*** Supplied material Section Begins ***

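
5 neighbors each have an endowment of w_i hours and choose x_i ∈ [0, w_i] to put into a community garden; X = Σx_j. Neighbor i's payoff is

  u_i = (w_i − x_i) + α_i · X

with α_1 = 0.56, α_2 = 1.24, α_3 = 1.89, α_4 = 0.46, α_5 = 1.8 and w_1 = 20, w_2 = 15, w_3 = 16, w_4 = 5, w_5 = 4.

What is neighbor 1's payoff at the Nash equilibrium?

∂u_i/∂x_i = α_i − 1, so neighbor i contributes w_i if α_i > 1, else 0.
α_i > 1 for i ∈ {2, 3, 5}; NE contributions (0, 15, 16, 0, 4), X = 35.
u_1 = (20 − 0) + 0.56·35 = 39.6.

39.6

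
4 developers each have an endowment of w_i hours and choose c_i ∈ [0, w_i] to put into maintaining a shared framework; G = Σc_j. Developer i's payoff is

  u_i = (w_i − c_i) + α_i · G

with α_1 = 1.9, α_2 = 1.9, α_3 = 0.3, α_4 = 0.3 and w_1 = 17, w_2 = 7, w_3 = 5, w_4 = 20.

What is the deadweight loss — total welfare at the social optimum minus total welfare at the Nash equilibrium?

85

∂u_i/∂c_i = α_i − 1, so developer i contributes w_i if α_i > 1, else 0.
α_i > 1 for i ∈ {1, 2}; NE contributions (17, 7, 0, 0), G = 24.
W^NE = Σw_i − G^NE + (Σα_i)·G^NE = 49 + 3.4·24 = 130.6.
Planner: ∂(Σu_j)/∂c_i = Σα_j − 1 = 3.4 > 0, so everyone contributes w_i; G^SO = 49, W^SO = 49 + 3.4·49 = 215.6.
Deadweight loss = 85.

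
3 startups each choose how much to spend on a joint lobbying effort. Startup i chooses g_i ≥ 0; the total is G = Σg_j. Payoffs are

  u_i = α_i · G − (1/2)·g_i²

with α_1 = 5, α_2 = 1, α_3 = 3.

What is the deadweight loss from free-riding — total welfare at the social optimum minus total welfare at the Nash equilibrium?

58

Startup i's FOC: ∂u_i/∂g_i = α_i − g_i = 0, so g_i* = α_i.
NE contributions = (5, 1, 3); G = 9.
W^NE = (Σα)·G − ½Σα_i² = 9² − ½·35 = 63.5.
Planner sets g_i = Σα_j = 9 for every i, so G^SO = 3·9 = 27.
W^SO = (Σα)·G^SO − ½·3·(Σα)² = (3/2)·9² = 121.5.
Deadweight loss = W^SO − W^NE = 58.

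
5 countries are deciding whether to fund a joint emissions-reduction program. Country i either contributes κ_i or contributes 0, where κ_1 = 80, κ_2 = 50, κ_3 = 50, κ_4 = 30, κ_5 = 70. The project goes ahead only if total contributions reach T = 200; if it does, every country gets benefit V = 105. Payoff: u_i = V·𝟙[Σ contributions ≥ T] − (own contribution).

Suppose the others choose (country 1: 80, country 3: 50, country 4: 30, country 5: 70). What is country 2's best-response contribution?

0

Others' total = 230 ≥ 200; contributing adds cost 50 for no extra benefit.
Best response: 0.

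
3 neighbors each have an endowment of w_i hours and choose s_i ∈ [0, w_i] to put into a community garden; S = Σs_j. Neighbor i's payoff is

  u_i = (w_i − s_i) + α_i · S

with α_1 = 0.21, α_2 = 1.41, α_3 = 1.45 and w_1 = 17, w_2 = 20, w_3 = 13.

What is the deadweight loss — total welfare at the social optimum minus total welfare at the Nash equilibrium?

35.19

∂u_i/∂s_i = α_i − 1, so neighbor i contributes w_i if α_i > 1, else 0.
α_i > 1 for i ∈ {2, 3}; NE contributions (0, 20, 13), S = 33.
W^NE = Σw_i − S^NE + (Σα_i)·S^NE = 50 + 2.07·33 = 118.31.
Planner: ∂(Σu_j)/∂s_i = Σα_j − 1 = 2.07 > 0, so everyone contributes w_i; S^SO = 50, W^SO = 50 + 2.07·50 = 153.5.
Deadweight loss = 35.19.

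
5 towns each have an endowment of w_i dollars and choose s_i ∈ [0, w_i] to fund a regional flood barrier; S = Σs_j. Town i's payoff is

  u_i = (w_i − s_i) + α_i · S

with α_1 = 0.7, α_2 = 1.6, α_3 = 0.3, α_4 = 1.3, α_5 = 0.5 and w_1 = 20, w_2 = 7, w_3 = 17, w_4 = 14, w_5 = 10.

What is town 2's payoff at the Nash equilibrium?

∂u_i/∂s_i = α_i − 1, so town i contributes w_i if α_i > 1, else 0.
α_i > 1 for i ∈ {2, 4}; NE contributions (0, 7, 0, 14, 0), S = 21.
u_2 = (7 − 7) + 1.6·21 = 33.6.

33.6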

*** Supplied material Section Ends ***

▶ _Directions_
Copy only this part of the entries above: the line with "u_i = (w_i − x_i) + α_i · X", the line with "with α_1 = 1.9, α_2", and the lines between, all exactly as written.

▶ _Solution below_
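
  u_i = (w_i − x_i) + α_i · X

with α_1 = 0.56, α_2 = 1.24, α_3 = 1.89, α_4 = 0.46, α_5 = 1.8 and w_1 = 20, w_2 = 15, w_3 = 16, w_4 = 5, w_5 = 4.

What is neighbor 1's payoff at the Nash equilibrium?

∂u_i/∂x_i = α_i − 1, so neighbor i contributes w_i if α_i > 1, else 0.
α_i > 1 for i ∈ {2, 3, 5}; NE contributions (0, 15, 16, 0, 4), X = 35.
u_1 = (20 − 0) + 0.56·35 = 39.6.

39.6

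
4 developers each have an endowment of w_i hours and choose c_i ∈ [0, w_i] to put into maintaining a shared framework; G = Σc_j. Developer i's payoff is

  u_i = (w_i − c_i) + α_i · G

with α_1 = 1.9, α_2 = 1.9, α_3 = 0.3, α_4 = 0.3 and w_1 = 17, w_2 = 7, w_3 = 5, w_4 = 20.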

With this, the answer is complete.